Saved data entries

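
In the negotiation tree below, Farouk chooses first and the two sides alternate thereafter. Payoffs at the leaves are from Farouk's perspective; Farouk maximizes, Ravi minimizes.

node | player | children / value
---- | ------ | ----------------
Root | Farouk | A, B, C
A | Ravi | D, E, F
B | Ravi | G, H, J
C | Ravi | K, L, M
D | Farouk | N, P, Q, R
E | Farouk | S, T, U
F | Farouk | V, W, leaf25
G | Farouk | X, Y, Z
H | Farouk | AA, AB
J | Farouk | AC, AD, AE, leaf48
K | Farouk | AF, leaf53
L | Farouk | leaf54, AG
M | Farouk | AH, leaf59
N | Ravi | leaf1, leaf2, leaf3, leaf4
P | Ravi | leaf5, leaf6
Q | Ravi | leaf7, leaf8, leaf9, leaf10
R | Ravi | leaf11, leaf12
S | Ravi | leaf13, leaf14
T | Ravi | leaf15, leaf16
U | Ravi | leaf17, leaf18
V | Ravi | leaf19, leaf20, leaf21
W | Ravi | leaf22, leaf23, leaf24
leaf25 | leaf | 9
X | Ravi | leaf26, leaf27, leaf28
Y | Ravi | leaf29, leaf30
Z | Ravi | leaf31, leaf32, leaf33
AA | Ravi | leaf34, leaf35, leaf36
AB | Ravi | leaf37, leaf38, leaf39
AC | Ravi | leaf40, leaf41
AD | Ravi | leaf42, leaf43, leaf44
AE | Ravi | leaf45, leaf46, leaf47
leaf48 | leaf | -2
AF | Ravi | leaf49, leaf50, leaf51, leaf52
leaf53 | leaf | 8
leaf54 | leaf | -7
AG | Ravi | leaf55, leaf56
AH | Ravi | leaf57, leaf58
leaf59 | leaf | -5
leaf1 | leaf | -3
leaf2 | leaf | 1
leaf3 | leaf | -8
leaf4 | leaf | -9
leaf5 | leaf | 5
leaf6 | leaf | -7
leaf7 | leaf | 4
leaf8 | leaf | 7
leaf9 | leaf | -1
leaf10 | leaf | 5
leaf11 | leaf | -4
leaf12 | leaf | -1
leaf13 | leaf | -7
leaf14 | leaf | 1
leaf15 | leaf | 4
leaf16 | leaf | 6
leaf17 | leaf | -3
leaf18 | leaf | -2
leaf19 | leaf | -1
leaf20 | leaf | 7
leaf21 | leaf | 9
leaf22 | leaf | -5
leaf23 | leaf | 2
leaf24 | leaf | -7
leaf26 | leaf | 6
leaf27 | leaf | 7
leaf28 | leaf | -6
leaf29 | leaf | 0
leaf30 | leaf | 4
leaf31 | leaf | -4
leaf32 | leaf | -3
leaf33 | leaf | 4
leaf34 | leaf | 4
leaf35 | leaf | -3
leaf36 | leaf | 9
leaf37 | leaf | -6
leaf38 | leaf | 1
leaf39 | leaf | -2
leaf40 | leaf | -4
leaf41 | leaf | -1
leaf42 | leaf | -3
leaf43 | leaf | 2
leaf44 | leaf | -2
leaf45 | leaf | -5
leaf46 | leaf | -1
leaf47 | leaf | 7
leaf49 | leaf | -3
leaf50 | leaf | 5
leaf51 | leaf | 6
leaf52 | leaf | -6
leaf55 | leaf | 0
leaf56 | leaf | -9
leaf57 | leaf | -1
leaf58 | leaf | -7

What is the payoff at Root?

N (Ravi): min(-3, 1, -8, -9) = -9
P (Ravi): min(5, -7) = -7
Q (Ravi): min(4, 7, -1, 5) = -1
R (Ravi): min(-4, -1) = -4
D (Farouk): max(-9, -7, -1, -4) = -1
S (Ravi): min(-7, 1) = -7
T (Ravi): min(4, 6) = 4
U (Ravi): min(-3, -2) = -3
E (Farouk): max(-7, 4, -3) = 4
V (Ravi): min(-1, 7, 9) = -1
W (Ravi): min(-5, 2, -7) = -7
F (Farouk): max(-1, -7, 9) = 9
A (Ravi): min(-1, 4, 9) = -1
X (Ravi): min(6, 7, -6) = -6
Y (Ravi): min(0, 4) = 0
Z (Ravi): min(-4, -3, 4) = -4
G (Farouk): max(-6, 0, -4) = 0
AA (Ravi): min(4, -3, 9) = -3
AB (Ravi): min(-6, 1, -2) = -6
H (Farouk): max(-3, -6) = -3
AC (Ravi): min(-4, -1) = -4
AD (Ravi): min(-3, 2, -2) = -3
AE (Ravi): min(-5, -1, 7) = -5
J (Farouk): max(-4, -3, -5, -2) = -2
B (Ravi): min(0, -3, -2) = -3
AF (Ravi): min(-3, 5, 6, -6) = -6
K (Farouk): max(-6, 8) = 8
AG (Ravi): min(0, -9) = -9
L (Farouk): max(-7, -9) = -7
AH (Ravi): min(-1, -7) = -7
M (Farouk): max(-7, -5) = -5
C (Ravi): min(8, -7, -5) = -7
Root (Farouk): max(-1, -3, -7) = -1

-1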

• _ACTIVITY_
Every record must be given again exactly as it was written.

• _SOLUTION_
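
In the negotiation tree below, Farouk chooses first and the two sides alternate thereafter. Payoffs at the leaves are from Farouk's perspective; Farouk maximizes, Ravi minimizes.

node | player | children / value
---- | ------ | ----------------
Root | Farouk | A, B, C
A | Ravi | D, E, F
B | Ravi | G, H, J
C | Ravi | K, L, M
D | Farouk | N, P, Q, R
E | Farouk | S, T, U
F | Farouk | V, W, leaf25
G | Farouk | X, Y, Z
H | Farouk | AA, AB
J | Farouk | AC, AD, AE, leaf48
K | Farouk | AF, leaf53
L | Farouk | leaf54, AG
M | Farouk | AH, leaf59
N | Ravi | leaf1, leaf2, leaf3, leaf4
P | Ravi | leaf5, leaf6
Q | Ravi | leaf7, leaf8, leaf9, leaf10
R | Ravi | leaf11, leaf12
S | Ravi | leaf13, leaf14
T | Ravi | leaf15, leaf16
U | Ravi | leaf17, leaf18
V | Ravi | leaf19, leaf20, leaf21
W | Ravi | leaf22, leaf23, leaf24
leaf25 | leaf | 9
X | Ravi | leaf26, leaf27, leaf28
Y | Ravi | leaf29, leaf30
Z | Ravi | leaf31, leaf32, leaf33
AA | Ravi | leaf34, leaf35, leaf36
AB | Ravi | leaf37, leaf38, leaf39
AC | Ravi | leaf40, leaf41
AD | Ravi | leaf42, leaf43, leaf44
AE | Ravi | leaf45, leaf46, leaf47
leaf48 | leaf | -2
AF | Ravi | leaf49, leaf50, leaf51, leaf52
leaf53 | leaf | 8
leaf54 | leaf | -7
AG | Ravi | leaf55, leaf56
AH | Ravi | leaf57, leaf58
leaf59 | leaf | -5
leaf1 | leaf | -3
leaf2 | leaf | 1
leaf3 | leaf | -8
leaf4 | leaf | -9
leaf5 | leaf | 5
leaf6 | leaf | -7
leaf7 | leaf | 4
leaf8 | leaf | 7
leaf9 | leaf | -1
leaf10 | leaf | 5
leaf11 | leaf | -4
leaf12 | leaf | -1
leaf13 | leaf | -7
leaf14 | leaf | 1
leaf15 | leaf | 4
leaf16 | leaf | 6
leaf17 | leaf | -3
leaf18 | leaf | -2
leaf19 | leaf | -1
leaf20 | leaf | 7
leaf21 | leaf | 9
leaf22 | leaf | -5
leaf23 | leaf | 2
leaf24 | leaf | -7
leaf26 | leaf | 6
leaf27 | leaf | 7
leaf28 | leaf | -6
leaf29 | leaf | 0
leaf30 | leaf | 4
leaf31 | leaf | -4
leaf32 | leaf | -3
leaf33 | leaf | 4
leaf34 | leaf | 4
leaf35 | leaf | -3
leaf36 | leaf | 9
leaf37 | leaf | -6
leaf38 | leaf | 1
leaf39 | leaf | -2
leaf40 | leaf | -4
leaf41 | leaf | -1
leaf42 | leaf | -3
leaf43 | leaf | 2
leaf44 | leaf | -2
leaf45 | leaf | -5
leaf46 | leaf | -1
leaf47 | leaf | 7
leaf49 | leaf | -3
leaf50 | leaf | 5
leaf51 | leaf | 6
leaf52 | leaf | -6
leaf55 | leaf | 0
leaf56 | leaf | -9
leaf57 | leaf | -1
leaf58 | leaf | -7

What is the payoff at Root?

N (Ravi): min(-3, 1, -8, -9) = -9
P (Ravi): min(5, -7) = -7
Q (Ravi): min(4, 7, -1, 5) = -1
R (Ravi): min(-4, -1) = -4
D (Farouk): max(-9, -7, -1, -4) = -1
S (Ravi): min(-7, 1) = -7
T (Ravi): min(4, 6) = 4
U (Ravi): min(-3, -2) = -3
E (Farouk): max(-7, 4, -3) = 4
V (Ravi): min(-1, 7, 9) = -1
W (Ravi): min(-5, 2, -7) = -7
F (Farouk): max(-1, -7, 9) = 9
A (Ravi): min(-1, 4, 9) = -1
X (Ravi): min(6, 7, -6) = -6
Y (Ravi): min(0, 4) = 0
Z (Ravi): min(-4, -3, 4) = -4
G (Farouk): max(-6, 0, -4) = 0
AA (Ravi): min(4, -3, 9) = -3
AB (Ravi): min(-6, 1, -2) = -6
H (Farouk): max(-3, -6) = -3
AC (Ravi): min(-4, -1) = -4
AD (Ravi): min(-3, 2, -2) = -3
AE (Ravi): min(-5, -1, 7) = -5
J (Farouk): max(-4, -3, -5, -2) = -2
B (Ravi): min(0, -3, -2) = -3
AF (Ravi): min(-3, 5, 6, -6) = -6
K (Farouk): max(-6, 8) = 8
AG (Ravi): min(0, -9) = -9
L (Farouk): max(-7, -9) = -7
AH (Ravi): min(-1, -7) = -7
M (Farouk): max(-7, -5) = -5
C (Ravi): min(8, -7, -5) = -7
Root (Farouk): max(-1, -3, -7) = -1

-1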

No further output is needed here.